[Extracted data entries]
—————
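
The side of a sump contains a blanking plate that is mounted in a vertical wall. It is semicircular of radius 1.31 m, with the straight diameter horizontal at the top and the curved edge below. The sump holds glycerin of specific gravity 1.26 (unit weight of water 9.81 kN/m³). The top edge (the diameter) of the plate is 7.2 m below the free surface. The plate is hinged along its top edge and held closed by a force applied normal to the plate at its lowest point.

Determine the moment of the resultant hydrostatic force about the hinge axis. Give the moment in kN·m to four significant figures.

M ≈ 147.7 kN·m

γ = 1.26 × 9.81 = 12.3606 kN/m³.
The centroid of a semicircle lies 4r/(3π) = 0.555981 m from the diameter, here below the top edge, so the centroid depth is h_c = 7.2 + 0.555981 = 7.75598 m.
A = πr²/2 = π × 1.31²/2 = 2.69564 m².
Resultant F = γ·h_c·A = 12.3606 × 7.75598 × 2.69564 = 258.427 kN.
I_c = (π/8 − 8/(9π))·r⁴ = 0.109757 × 1.31⁴ = 0.323234 m⁴.
Centre of pressure: y_p = y_c + I_c/(y_c·A) = 7.75598 + 0.323234/(7.75598 × 2.69564) = 7.75598 + 0.0154603 = 7.77144 m along the plane.
The resultant acts 0.555981 + 0.0154603 = 0.571441 m (along the plate) below the hinge at the top edge, so the moment about the hinge is M = F × 0.571441 = 258.427 × 0.571441 = 147.676 kN·m.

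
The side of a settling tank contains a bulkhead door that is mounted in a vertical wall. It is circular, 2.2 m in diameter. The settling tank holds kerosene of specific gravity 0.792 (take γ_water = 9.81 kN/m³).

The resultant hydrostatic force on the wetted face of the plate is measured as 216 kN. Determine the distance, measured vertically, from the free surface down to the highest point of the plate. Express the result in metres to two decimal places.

d_top ≈ 6.21 m

γ = 0.792 × 9.81 = 7.76952 kN/m³.
A = π(1.1)² = 3.80133 m².
From F = γ·h_c·A, the centroid depth is h_c = 216/(7.76952 × 3.80133) = 7.31348 m.
The centroid is at the centre, 1.1 m below the top of the plate, so the highest point sits at h_top = 7.31348 − 1.1 = 6.21348 m below the surface.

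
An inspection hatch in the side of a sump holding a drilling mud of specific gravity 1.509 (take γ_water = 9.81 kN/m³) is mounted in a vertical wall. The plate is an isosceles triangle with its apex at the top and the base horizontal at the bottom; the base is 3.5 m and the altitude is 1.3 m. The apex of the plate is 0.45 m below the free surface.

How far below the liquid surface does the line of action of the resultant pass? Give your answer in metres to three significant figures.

γ = 1.509 × 9.81 = 14.80329 kN/m³.
With the apex up, the centroid sits 2h/3 = 2 × 1.3/3 = 0.866667 m below the apex, so the centroid depth is h_c = 0.45 + 0.866667 = 1.31667 m.
A = ½ × 3.5 × 1.3 = 2.275 m².
Resultant F = γ·h_c·A = 14.80329 × 1.31667 × 2.275 = 44.3421 kN.
I_c = b·h³/36 = 3.5 × 1.3³/36 = 0.213597 m⁴.
Centre of pressure: y_p = y_c + I_c/(y_c·A) = 1.31667 + 0.213597/(1.31667 × 2.275) = 1.31667 + 0.0713078 = 1.38798 m along the plane.

h_p = 1.39 m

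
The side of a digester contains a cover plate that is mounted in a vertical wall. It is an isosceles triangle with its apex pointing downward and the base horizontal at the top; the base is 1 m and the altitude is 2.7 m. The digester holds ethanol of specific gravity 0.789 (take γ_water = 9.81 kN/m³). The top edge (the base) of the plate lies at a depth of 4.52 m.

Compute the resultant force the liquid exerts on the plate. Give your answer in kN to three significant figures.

γ = 0.789 × 9.81 = 7.74009 kN/m³.
With the apex down, the centroid sits h/3 = 2.7/3 = 0.9 m below the base (the top edge), so the centroid depth is h_c = 4.52 + 0.9 = 5.42 m.
A = ½ × 1 × 2.7 = 1.35 m².
Resultant F = γ·h_c·A = 7.74009 × 5.42 × 1.35 = 56.6342 kN.

F ≈ 56.6 kN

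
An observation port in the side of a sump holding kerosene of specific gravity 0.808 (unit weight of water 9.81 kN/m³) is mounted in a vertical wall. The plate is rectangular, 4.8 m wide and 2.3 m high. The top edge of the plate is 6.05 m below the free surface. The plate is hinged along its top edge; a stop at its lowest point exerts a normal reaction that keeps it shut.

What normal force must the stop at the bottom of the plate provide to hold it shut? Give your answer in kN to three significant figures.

γ = 0.808 × 9.81 = 7.92648 kN/m³.
The centroid lies 2.3/2 = 1.15 m below the top edge, so the centroid depth is h_c = 6.05 + 1.15 = 7.2 m.
A = 4.8 × 2.3 = 11.04 m².
Resultant F = γ·h_c·A = 7.92648 × 7.2 × 11.04 = 630.06 kN.
I_c = b·h³/12 = 4.8 × 2.3³/12 = 4.8668 m⁴.
Centre of pressure: y_p = y_c + I_c/(y_c·A) = 7.2 + 4.8668/(7.2 × 11.04) = 7.2 + 0.0612269 = 7.26123 m along the plane.
The resultant acts 1.15 + 0.0612269 = 1.21123 m (along the plate) below the hinge at the top edge, so the moment about the hinge is M = F × 1.21123 = 630.06 × 1.21123 = 763.148 kN·m.
A normal force at the bottom, 2.3 m from the hinge, must supply this moment: P = 763.148/2.3 = 331.803 kN.

P ≈ 332 kN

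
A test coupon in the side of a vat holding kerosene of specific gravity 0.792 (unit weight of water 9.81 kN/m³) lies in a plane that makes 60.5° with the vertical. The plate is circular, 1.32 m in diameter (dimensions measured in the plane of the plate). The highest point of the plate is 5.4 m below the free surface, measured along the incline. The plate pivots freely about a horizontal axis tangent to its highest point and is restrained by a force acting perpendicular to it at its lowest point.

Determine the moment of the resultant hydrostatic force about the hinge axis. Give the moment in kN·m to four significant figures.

γ = 0.792 × 9.81 = 7.76952 kN/m³.
The plate makes 60.5° with the vertical, i.e. θ = 90° − 60.5° = 29.5° to the horizontal. Measuring y along the incline from the free-surface line, vertical depth h = y·sinθ with sinθ = 0.492424.
The centroid is at the centre, 0.66 m below the top of the plate, so y_c = 5.4 + 0.66 = 6.06 m and h_c = 6.06 × 0.492424 = 2.98409 m.
A = π(0.66)² = 1.36848 m².
Resultant F = γ·h_c·A = 7.76952 × 2.98409 × 1.36848 = 31.7281 kN.
I_c = πr⁴/4 = π × 0.66⁴/4 = 0.149027 m⁴.
Centre of pressure: y_p = y_c + I_c/(y_c·A) = 6.06 + 0.149027/(6.06 × 1.36848) = 6.06 + 0.0179702 = 6.07797 m along the plane.
The resultant acts 0.66 + 0.0179702 = 0.67797 m (along the plate) below the hinge at the top edge, so the moment about the hinge is M = F × 0.67797 = 31.7281 × 0.67797 = 21.5107 kN·m.

M ≈ 21.51 kN·m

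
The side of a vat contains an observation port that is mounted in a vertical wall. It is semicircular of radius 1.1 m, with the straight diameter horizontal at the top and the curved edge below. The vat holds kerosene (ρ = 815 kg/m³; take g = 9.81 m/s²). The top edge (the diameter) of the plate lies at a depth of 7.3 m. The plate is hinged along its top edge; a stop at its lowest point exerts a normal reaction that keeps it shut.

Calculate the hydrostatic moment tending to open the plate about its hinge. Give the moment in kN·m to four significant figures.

γ = ρg = 815 × 9.81 / 1000 = 7.99515 kN/m³.
The centroid of a semicircle lies 4r/(3π) = 0.466854 m from the diameter, here below the top edge, so the centroid depth is h_c = 7.3 + 0.466854 = 7.76685 m.
A = πr²/2 = π × 1.1²/2 = 1.90066 m².
Resultant F = γ·h_c·A = 7.99515 × 7.76685 × 1.90066 = 118.026 kN.
I_c = (π/8 − 8/(9π))·r⁴ = 0.109757 × 1.1⁴ = 0.160695 m⁴.
Centre of pressure: y_p = y_c + I_c/(y_c·A) = 7.76685 + 0.160695/(7.76685 × 1.90066) = 7.76685 + 0.0108856 = 7.77774 m along the plane.
The resultant acts 0.466854 + 0.0108856 = 0.47774 m (along the plate) below the hinge at the top edge, so the moment about the hinge is M = F × 0.47774 = 118.026 × 0.47774 = 56.3857 kN·m.

M ≈ 56.39 kN·m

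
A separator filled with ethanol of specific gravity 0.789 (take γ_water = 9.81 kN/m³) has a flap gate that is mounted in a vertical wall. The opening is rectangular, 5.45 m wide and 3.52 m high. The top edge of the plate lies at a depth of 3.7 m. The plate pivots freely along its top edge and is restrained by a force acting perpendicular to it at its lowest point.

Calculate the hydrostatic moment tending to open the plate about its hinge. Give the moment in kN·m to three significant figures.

M ≈ 1580 kN·m

γ = 0.789 × 9.81 = 7.74009 kN/m³.
The centroid lies 3.52/2 = 1.76 m below the top edge, so the centroid depth is h_c = 3.7 + 1.76 = 5.46 m.
A = 5.45 × 3.52 = 19.184 m².
Resultant F = γ·h_c·A = 7.74009 × 5.46 × 19.184 = 810.733 kN.
I_c = b·h³/12 = 5.45 × 3.52³/12 = 19.8081 m⁴.
Centre of pressure: y_p = y_c + I_c/(y_c·A) = 5.46 + 19.8081/(5.46 × 19.184) = 5.46 + 0.189108 = 5.64911 m along the plane.
The resultant acts 1.76 + 0.189108 = 1.94911 m (along the plate) below the hinge at the top edge, so the moment about the hinge is M = F × 1.94911 = 810.733 × 1.94911 = 1580.21 kN·m.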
—————
## WHAT TO WORK ON
Write out exactly the lines above between the line with "The side of a settling" and the line with "An inspection hatch", inclusive, and nothing beyond them.

## TASK OUTPUT
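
The side of a settling tank contains a bulkhead door that is mounted in a vertical wall. It is circular, 2.2 m in diameter. The settling tank holds kerosene of specific gravity 0.792 (take γ_water = 9.81 kN/m³).

The resultant hydrostatic force on the wetted face of the plate is measured as 216 kN. Determine the distance, measured vertically, from the free surface down to the highest point of the plate. Express the result in metres to two decimal places.

d_top ≈ 6.21 m

γ = 0.792 × 9.81 = 7.76952 kN/m³.
A = π(1.1)² = 3.80133 m².
From F = γ·h_c·A, the centroid depth is h_c = 216/(7.76952 × 3.80133) = 7.31348 m.
The centroid is at the centre, 1.1 m below the top of the plate, so the highest point sits at h_top = 7.31348 − 1.1 = 6.21348 m below the surface.

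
An inspection hatch in the side of a sump holding a drilling mud of specific gravity 1.509 (take γ_water = 9.81 kN/m³) is mounted in a vertical wall. The plate is an isosceles triangle with its apex at the top and the base horizontal at the bottom; the base is 3.5 m and the altitude is 1.3 m. The apex of the plate is 0.45 m below the free surface.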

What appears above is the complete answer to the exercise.